_EXERCISE DESCRIPTION_
Among the entries below, take the line with "An esterase preparation has" and the line with "Given K_m = 0.46", and output them and every line between them exactly, with nothing else.

(Saved entries)

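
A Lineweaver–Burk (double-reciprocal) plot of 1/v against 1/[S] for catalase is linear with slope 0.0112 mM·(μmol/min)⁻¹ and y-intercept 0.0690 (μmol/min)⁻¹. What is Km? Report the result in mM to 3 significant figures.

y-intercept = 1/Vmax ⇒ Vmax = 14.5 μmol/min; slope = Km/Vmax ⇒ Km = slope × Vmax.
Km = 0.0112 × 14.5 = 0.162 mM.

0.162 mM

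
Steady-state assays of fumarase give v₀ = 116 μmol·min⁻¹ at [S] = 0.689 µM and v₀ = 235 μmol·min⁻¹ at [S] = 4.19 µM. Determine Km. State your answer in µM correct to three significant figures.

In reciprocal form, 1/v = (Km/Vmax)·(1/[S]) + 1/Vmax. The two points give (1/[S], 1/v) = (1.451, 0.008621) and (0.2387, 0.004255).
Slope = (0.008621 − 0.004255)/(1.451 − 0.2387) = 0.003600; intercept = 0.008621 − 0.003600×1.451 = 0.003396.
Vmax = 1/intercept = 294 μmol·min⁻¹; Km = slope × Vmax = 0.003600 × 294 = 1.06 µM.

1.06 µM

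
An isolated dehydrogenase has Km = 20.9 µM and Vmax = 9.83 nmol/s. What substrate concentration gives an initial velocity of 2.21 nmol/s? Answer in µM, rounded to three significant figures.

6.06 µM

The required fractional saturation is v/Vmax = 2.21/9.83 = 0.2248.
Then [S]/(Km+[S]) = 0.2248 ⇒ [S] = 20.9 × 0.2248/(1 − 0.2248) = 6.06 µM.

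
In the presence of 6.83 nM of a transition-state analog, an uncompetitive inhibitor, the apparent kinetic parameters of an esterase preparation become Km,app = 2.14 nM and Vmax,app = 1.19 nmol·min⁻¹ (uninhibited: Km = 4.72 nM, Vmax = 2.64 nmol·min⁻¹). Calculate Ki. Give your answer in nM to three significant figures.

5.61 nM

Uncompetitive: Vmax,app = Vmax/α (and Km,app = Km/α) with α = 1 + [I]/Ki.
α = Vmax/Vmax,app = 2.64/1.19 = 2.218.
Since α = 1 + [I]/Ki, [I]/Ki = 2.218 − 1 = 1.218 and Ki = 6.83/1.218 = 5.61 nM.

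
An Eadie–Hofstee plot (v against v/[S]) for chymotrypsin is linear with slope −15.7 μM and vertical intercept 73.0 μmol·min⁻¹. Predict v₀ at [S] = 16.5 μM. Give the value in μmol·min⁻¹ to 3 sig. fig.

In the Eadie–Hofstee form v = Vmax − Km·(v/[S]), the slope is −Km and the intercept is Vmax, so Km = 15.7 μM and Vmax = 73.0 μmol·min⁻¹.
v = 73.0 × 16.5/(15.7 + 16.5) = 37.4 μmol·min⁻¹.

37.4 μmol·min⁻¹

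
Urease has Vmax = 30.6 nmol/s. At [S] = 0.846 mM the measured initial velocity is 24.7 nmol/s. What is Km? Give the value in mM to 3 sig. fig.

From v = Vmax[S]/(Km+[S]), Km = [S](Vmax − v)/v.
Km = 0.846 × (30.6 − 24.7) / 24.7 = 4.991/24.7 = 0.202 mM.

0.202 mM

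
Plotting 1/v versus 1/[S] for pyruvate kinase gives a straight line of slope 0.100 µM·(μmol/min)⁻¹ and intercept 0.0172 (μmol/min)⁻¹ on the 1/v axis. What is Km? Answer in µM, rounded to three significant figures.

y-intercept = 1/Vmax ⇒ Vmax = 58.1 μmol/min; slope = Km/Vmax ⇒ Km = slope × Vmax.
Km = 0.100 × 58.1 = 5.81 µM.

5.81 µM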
==
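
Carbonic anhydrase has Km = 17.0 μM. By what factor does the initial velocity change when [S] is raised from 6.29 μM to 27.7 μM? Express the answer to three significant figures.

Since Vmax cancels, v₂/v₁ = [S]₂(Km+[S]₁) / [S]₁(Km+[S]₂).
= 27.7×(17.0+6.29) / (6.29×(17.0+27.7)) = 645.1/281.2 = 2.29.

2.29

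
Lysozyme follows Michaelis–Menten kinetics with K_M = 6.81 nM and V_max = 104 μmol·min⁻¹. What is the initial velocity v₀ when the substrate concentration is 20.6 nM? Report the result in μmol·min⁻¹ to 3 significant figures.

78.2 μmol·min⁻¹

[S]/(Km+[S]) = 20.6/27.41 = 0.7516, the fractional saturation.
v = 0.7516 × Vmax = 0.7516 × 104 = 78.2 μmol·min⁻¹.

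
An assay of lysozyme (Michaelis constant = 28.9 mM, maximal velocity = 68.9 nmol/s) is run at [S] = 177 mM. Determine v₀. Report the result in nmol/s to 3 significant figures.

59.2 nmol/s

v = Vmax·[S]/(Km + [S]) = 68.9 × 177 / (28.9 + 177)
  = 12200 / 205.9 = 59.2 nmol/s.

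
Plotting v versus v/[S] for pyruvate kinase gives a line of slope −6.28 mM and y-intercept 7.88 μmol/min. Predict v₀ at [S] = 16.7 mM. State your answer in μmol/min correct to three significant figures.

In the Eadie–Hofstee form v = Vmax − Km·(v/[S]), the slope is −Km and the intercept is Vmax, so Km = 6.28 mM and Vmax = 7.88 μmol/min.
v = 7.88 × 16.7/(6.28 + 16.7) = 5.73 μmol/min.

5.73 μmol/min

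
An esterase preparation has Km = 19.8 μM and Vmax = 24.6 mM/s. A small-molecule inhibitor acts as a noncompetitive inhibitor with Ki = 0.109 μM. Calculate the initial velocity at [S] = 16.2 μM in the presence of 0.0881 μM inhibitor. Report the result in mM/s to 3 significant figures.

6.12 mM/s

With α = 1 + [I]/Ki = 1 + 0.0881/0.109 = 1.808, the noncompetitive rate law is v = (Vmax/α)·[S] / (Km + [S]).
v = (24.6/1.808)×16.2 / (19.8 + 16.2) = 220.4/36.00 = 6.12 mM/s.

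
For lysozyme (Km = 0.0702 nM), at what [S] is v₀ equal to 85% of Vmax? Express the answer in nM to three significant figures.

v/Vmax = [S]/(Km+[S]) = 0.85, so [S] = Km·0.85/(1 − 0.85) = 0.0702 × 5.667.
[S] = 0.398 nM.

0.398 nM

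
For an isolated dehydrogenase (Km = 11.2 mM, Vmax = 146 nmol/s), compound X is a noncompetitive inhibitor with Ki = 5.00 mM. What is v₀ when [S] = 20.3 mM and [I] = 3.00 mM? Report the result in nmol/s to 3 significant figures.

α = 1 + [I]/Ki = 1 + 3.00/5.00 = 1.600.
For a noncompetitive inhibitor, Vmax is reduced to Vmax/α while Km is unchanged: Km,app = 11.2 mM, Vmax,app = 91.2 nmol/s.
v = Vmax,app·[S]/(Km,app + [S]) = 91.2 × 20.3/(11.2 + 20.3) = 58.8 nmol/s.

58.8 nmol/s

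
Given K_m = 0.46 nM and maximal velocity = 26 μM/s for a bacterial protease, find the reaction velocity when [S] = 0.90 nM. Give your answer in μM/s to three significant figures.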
...
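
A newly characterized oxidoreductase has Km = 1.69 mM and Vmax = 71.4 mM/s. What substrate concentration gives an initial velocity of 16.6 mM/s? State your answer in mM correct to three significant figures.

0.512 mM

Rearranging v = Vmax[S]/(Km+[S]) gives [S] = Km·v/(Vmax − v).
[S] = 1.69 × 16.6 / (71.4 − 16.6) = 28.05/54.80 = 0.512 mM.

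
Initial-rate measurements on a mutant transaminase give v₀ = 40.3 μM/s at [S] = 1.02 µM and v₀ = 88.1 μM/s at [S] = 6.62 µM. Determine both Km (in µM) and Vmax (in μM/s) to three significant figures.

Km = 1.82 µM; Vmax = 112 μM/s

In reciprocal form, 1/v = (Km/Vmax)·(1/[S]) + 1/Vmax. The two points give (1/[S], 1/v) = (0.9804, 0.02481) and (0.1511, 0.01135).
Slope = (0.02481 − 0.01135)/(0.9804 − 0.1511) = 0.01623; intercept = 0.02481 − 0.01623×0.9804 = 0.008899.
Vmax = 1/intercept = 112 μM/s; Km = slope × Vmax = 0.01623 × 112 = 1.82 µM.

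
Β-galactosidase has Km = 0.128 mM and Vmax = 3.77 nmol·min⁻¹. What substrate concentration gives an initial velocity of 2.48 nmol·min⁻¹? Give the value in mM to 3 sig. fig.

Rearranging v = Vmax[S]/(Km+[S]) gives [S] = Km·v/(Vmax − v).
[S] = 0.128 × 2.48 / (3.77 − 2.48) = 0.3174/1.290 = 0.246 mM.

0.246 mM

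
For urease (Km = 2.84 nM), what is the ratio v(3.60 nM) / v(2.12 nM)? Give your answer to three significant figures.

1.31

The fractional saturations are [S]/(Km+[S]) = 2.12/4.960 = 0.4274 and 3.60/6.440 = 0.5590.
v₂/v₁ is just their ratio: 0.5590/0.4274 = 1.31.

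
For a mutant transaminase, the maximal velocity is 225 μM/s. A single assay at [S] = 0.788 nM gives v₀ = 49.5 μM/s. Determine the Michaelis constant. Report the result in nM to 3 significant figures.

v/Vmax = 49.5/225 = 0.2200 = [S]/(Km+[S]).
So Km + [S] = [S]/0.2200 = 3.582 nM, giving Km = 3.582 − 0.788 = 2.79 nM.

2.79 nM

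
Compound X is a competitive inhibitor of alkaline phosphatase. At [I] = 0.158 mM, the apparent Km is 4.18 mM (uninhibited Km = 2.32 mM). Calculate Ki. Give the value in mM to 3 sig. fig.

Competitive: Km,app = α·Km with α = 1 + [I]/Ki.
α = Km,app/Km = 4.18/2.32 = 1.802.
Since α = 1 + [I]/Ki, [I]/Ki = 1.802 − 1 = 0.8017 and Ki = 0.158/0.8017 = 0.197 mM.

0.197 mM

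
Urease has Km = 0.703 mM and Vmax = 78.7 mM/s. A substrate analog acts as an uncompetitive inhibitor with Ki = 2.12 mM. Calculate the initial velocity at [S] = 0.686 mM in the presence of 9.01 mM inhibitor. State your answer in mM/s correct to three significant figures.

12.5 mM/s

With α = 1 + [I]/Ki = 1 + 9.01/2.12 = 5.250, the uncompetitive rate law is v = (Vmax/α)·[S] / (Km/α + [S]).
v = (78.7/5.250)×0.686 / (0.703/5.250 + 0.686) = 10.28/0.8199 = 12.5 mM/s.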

_TASK ANSWER_
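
An esterase preparation has Km = 19.8 μM and Vmax = 24.6 mM/s. A small-molecule inhibitor acts as a noncompetitive inhibitor with Ki = 0.109 μM. Calculate the initial velocity at [S] = 16.2 μM in the presence of 0.0881 μM inhibitor. Report the result in mM/s to 3 significant figures.

6.12 mM/s

With α = 1 + [I]/Ki = 1 + 0.0881/0.109 = 1.808, the noncompetitive rate law is v = (Vmax/α)·[S] / (Km + [S]).
v = (24.6/1.808)×16.2 / (19.8 + 16.2) = 220.4/36.00 = 6.12 mM/s.

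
For lysozyme (Km = 0.0702 nM), at what [S] is v₀ equal to 85% of Vmax? Express the answer in nM to three significant figures.

v/Vmax = [S]/(Km+[S]) = 0.85, so [S] = Km·0.85/(1 − 0.85) = 0.0702 × 5.667.
[S] = 0.398 nM.

0.398 nM

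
For an isolated dehydrogenase (Km = 11.2 mM, Vmax = 146 nmol/s), compound X is a noncompetitive inhibitor with Ki = 5.00 mM. What is v₀ when [S] = 20.3 mM and [I] = 3.00 mM? Report the result in nmol/s to 3 significant figures.

α = 1 + [I]/Ki = 1 + 3.00/5.00 = 1.600.
For a noncompetitive inhibitor, Vmax is reduced to Vmax/α while Km is unchanged: Km,app = 11.2 mM, Vmax,app = 91.2 nmol/s.
v = Vmax,app·[S]/(Km,app + [S]) = 91.2 × 20.3/(11.2 + 20.3) = 58.8 nmol/s.

58.8 nmol/s

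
Given K_m = 0.46 nM and maximal velocity = 26 μM/s for a bacterial protease, find the reaction velocity when [S] = 0.90 nM. Give your answer in μM/s to three significant figures.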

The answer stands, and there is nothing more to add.